• [Required action]: Look through the data below and extract, unchanged, the lines from the one that contains "(v - 3)*(v - 2) = v^2 - 5*v + 6" to the one that contains "d/dc [9*c^2 + 7*c - 9] = 18*c + 7", both included.

Stored data:
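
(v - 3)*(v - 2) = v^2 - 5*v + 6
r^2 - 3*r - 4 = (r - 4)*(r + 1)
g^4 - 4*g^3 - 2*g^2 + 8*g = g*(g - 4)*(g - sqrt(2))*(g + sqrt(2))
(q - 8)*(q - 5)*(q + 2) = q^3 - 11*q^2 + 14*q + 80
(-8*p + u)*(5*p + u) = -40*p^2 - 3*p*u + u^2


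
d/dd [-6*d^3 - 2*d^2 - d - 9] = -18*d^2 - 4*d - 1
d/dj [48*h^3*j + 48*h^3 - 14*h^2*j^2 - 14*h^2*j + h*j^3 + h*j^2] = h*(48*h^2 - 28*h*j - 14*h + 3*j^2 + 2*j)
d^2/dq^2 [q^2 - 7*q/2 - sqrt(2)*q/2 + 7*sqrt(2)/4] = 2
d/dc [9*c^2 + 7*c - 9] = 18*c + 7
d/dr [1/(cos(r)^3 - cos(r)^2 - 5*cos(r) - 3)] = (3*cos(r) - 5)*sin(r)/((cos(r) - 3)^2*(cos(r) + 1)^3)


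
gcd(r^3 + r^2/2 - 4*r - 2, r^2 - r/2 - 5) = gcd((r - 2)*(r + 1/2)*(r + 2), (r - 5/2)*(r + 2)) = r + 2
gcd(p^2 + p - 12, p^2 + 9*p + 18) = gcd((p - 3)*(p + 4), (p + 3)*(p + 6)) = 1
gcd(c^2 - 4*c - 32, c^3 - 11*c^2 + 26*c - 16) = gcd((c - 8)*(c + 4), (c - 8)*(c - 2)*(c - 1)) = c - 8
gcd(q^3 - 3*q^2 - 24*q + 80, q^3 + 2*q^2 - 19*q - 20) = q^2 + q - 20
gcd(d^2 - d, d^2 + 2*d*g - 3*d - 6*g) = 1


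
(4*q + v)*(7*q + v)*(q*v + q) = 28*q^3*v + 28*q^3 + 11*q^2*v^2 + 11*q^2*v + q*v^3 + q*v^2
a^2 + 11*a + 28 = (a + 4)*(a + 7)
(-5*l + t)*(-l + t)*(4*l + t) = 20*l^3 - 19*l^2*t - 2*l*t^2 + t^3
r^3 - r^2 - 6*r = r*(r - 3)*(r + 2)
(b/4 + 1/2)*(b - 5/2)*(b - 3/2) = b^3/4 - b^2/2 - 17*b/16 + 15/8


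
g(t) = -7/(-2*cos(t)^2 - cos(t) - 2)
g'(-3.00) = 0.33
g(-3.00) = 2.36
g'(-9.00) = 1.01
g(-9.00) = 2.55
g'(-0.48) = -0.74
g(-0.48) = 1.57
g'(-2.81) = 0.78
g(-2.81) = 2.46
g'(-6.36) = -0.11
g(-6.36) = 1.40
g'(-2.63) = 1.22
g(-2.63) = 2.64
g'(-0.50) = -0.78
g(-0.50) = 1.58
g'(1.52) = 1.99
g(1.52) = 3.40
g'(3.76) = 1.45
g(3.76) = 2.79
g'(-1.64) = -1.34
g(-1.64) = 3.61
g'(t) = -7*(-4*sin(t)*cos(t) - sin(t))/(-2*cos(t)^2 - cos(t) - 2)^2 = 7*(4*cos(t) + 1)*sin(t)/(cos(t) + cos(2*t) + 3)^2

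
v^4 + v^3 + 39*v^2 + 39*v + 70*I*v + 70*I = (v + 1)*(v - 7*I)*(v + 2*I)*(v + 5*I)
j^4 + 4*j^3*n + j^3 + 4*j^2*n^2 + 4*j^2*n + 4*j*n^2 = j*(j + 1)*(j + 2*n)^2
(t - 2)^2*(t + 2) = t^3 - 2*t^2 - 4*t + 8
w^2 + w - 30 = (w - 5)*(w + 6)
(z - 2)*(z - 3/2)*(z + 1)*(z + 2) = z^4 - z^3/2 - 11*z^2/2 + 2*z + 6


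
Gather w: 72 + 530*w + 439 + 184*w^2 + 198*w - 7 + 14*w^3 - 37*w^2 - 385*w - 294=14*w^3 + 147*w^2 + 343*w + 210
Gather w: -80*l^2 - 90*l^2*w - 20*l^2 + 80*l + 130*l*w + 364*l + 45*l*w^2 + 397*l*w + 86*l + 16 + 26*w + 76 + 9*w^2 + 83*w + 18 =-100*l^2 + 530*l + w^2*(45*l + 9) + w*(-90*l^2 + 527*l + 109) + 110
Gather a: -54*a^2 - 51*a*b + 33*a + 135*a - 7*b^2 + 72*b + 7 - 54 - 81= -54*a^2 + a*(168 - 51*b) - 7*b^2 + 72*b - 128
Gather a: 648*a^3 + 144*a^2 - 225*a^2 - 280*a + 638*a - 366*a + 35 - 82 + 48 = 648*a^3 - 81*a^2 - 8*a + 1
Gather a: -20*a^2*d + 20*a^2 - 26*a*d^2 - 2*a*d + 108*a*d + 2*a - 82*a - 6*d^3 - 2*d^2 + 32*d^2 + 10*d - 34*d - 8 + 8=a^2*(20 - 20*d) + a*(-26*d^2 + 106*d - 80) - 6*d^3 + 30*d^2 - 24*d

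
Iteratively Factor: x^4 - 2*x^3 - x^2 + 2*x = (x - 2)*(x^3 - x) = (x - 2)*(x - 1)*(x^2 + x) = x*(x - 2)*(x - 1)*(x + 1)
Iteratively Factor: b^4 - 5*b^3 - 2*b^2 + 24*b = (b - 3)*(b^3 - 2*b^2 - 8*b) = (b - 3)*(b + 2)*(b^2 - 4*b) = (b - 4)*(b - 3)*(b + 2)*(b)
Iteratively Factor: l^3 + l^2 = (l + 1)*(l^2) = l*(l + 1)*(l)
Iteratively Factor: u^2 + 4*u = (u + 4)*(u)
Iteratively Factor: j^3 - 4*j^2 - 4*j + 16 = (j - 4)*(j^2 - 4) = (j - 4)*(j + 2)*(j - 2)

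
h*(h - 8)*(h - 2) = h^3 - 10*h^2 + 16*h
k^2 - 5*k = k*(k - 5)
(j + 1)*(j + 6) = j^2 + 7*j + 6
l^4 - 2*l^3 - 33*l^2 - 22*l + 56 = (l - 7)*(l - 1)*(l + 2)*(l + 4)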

--

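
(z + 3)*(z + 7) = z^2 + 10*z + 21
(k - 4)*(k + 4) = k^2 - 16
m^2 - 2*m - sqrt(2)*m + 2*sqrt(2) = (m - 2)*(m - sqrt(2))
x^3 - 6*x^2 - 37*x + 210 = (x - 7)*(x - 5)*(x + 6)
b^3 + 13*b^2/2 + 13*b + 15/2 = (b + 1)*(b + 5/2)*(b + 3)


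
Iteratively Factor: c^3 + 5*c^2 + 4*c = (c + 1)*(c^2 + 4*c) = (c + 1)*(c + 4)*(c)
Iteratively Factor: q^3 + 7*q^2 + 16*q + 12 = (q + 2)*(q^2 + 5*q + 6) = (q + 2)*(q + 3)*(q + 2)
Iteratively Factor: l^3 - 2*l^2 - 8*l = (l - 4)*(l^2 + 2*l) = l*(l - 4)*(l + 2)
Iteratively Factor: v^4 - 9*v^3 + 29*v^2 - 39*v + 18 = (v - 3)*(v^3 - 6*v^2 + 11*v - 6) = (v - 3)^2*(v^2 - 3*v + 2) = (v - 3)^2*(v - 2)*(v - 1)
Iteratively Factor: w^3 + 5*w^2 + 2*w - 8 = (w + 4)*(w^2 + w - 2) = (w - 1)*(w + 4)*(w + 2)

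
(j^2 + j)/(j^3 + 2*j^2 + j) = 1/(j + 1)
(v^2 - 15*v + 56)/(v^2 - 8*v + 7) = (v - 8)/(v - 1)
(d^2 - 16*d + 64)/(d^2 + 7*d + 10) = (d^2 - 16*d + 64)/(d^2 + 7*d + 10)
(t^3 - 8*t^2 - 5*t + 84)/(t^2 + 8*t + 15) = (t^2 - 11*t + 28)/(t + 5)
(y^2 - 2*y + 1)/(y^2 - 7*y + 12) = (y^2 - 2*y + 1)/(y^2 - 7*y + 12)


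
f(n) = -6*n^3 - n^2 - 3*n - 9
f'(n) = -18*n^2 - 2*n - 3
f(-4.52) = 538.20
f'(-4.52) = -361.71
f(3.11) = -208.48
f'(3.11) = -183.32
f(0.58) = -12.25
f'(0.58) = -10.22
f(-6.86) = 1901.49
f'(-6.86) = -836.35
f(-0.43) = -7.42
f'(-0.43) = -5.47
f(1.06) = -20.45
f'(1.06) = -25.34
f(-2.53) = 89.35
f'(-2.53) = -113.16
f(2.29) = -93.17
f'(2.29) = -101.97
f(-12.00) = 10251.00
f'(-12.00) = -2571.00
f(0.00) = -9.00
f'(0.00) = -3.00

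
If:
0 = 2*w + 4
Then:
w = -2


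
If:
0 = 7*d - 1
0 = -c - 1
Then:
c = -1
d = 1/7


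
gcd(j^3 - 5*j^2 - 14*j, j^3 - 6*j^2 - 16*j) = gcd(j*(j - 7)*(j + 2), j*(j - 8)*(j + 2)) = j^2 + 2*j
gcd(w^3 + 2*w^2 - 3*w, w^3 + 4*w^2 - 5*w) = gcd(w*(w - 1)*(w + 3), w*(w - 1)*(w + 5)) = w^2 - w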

• [Response]:
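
(v - 3)*(v - 2) = v^2 - 5*v + 6
r^2 - 3*r - 4 = (r - 4)*(r + 1)
g^4 - 4*g^3 - 2*g^2 + 8*g = g*(g - 4)*(g - sqrt(2))*(g + sqrt(2))
(q - 8)*(q - 5)*(q + 2) = q^3 - 11*q^2 + 14*q + 80
(-8*p + u)*(5*p + u) = -40*p^2 - 3*p*u + u^2


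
d/dd [-6*d^3 - 2*d^2 - d - 9] = -18*d^2 - 4*d - 1
d/dj [48*h^3*j + 48*h^3 - 14*h^2*j^2 - 14*h^2*j + h*j^3 + h*j^2] = h*(48*h^2 - 28*h*j - 14*h + 3*j^2 + 2*j)
d^2/dq^2 [q^2 - 7*q/2 - sqrt(2)*q/2 + 7*sqrt(2)/4] = 2
d/dc [9*c^2 + 7*c - 9] = 18*c + 7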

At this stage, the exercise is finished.